Work to complete:
Go to the line below containing "Answer: 8505 - 2*√235803 ≈ 7533.8" and print exactly from there through the line containing "14095 - -20805$?", both included. Print nothing else.

Records for the task:
%%

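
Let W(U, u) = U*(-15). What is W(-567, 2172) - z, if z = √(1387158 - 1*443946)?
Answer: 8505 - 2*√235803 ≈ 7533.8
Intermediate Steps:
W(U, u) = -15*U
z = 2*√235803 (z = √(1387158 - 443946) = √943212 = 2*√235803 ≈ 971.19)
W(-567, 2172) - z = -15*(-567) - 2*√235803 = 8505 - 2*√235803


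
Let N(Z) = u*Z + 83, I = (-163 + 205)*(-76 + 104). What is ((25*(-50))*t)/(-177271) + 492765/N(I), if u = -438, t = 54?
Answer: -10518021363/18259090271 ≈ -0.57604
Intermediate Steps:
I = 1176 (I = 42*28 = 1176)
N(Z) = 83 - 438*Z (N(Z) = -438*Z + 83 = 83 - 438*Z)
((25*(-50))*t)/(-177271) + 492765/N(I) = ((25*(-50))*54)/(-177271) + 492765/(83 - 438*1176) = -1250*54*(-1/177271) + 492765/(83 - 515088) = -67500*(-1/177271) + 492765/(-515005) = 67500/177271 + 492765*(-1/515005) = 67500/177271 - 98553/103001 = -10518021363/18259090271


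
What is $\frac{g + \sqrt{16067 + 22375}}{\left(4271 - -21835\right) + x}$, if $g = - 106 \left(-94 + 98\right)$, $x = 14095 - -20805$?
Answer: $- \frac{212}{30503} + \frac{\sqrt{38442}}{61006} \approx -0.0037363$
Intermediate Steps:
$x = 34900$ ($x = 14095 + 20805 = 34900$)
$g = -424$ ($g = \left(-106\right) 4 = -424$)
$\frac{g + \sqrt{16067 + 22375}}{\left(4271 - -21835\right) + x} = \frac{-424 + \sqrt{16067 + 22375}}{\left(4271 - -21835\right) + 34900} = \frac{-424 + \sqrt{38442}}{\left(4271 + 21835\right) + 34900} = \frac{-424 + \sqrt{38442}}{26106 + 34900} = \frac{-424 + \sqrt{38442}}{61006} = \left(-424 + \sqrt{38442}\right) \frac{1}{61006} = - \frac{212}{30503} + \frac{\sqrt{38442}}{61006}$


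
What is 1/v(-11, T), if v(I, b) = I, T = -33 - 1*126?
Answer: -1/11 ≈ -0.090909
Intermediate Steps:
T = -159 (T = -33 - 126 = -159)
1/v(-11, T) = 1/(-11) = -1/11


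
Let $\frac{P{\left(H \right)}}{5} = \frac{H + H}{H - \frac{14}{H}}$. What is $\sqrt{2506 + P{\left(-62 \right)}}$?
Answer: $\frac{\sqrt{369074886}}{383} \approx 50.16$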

%%
%%

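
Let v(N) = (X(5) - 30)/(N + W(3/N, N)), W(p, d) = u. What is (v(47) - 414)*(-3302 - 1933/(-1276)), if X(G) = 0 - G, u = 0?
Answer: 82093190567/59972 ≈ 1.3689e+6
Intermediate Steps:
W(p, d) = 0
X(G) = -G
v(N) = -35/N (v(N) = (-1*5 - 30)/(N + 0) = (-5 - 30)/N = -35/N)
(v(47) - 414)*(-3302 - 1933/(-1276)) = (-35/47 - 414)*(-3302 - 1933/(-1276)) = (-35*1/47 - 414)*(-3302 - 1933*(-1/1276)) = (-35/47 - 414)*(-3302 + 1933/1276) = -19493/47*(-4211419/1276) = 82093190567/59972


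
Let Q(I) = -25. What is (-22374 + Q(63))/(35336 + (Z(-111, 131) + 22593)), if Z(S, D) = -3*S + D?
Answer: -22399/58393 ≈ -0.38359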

%%

Output of the task:
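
Answer: 8505 - 2*√235803 ≈ 7533.8
Intermediate Steps:
W(U, u) = -15*U
z = 2*√235803 (z = √(1387158 - 443946) = √943212 = 2*√235803 ≈ 971.19)
W(-567, 2172) - z = -15*(-567) - 2*√235803 = 8505 - 2*√235803


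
Let N(Z) = u*Z + 83, I = (-163 + 205)*(-76 + 104). What is ((25*(-50))*t)/(-177271) + 492765/N(I), if u = -438, t = 54?
Answer: -10518021363/18259090271 ≈ -0.57604
Intermediate Steps:
I = 1176 (I = 42*28 = 1176)
N(Z) = 83 - 438*Z (N(Z) = -438*Z + 83 = 83 - 438*Z)
((25*(-50))*t)/(-177271) + 492765/N(I) = ((25*(-50))*54)/(-177271) + 492765/(83 - 438*1176) = -1250*54*(-1/177271) + 492765/(83 - 515088) = -67500*(-1/177271) + 492765/(-515005) = 67500/177271 + 492765*(-1/515005) = 67500/177271 - 98553/103001 = -10518021363/18259090271


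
What is $\frac{g + \sqrt{16067 + 22375}}{\left(4271 - -21835\right) + x}$, if $g = - 106 \left(-94 + 98\right)$, $x = 14095 - -20805$?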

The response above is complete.